→ **How to complete this task**: Your answer must contain only the lines from the one containing "An HCI researcher" through the end of the entries below, reproduced character for character.

→ **Input material**:
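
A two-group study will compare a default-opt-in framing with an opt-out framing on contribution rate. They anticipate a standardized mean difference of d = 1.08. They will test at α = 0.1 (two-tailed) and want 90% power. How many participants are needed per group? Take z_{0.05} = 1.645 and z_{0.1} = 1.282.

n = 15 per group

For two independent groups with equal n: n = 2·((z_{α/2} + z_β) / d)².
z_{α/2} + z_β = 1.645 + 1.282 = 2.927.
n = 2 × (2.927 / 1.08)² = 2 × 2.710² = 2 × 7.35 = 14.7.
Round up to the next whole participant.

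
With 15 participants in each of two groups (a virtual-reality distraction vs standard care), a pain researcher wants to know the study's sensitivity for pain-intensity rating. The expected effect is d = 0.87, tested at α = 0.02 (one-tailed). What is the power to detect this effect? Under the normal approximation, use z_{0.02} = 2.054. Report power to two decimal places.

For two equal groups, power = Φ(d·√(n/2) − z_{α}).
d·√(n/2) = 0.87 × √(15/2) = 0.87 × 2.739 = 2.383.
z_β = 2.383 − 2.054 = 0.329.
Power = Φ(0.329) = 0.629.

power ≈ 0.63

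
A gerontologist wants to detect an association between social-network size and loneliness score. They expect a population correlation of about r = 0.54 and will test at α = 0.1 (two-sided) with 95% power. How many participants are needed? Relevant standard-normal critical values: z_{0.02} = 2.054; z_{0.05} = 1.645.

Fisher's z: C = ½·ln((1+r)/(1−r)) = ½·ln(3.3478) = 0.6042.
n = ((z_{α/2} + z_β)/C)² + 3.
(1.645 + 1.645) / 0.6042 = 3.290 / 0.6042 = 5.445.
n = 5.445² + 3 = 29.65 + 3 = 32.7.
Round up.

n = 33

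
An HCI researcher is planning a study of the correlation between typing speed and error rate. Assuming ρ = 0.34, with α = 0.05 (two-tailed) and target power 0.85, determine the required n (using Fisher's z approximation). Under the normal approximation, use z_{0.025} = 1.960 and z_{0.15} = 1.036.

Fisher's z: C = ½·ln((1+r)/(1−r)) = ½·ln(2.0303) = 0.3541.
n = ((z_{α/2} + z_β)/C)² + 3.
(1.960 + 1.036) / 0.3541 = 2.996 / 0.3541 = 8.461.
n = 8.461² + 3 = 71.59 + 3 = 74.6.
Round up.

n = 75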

→ **Exercise result**:
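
An HCI researcher is planning a study of the correlation between typing speed and error rate. Assuming ρ = 0.34, with α = 0.05 (two-tailed) and target power 0.85, determine the required n (using Fisher's z approximation). Under the normal approximation, use z_{0.025} = 1.960 and z_{0.15} = 1.036.

Fisher's z: C = ½·ln((1+r)/(1−r)) = ½·ln(2.0303) = 0.3541.
n = ((z_{α/2} + z_β)/C)² + 3.
(1.960 + 1.036) / 0.3541 = 2.996 / 0.3541 = 8.461.
n = 8.461² + 3 = 71.59 + 3 = 74.6.
Round up.

n = 75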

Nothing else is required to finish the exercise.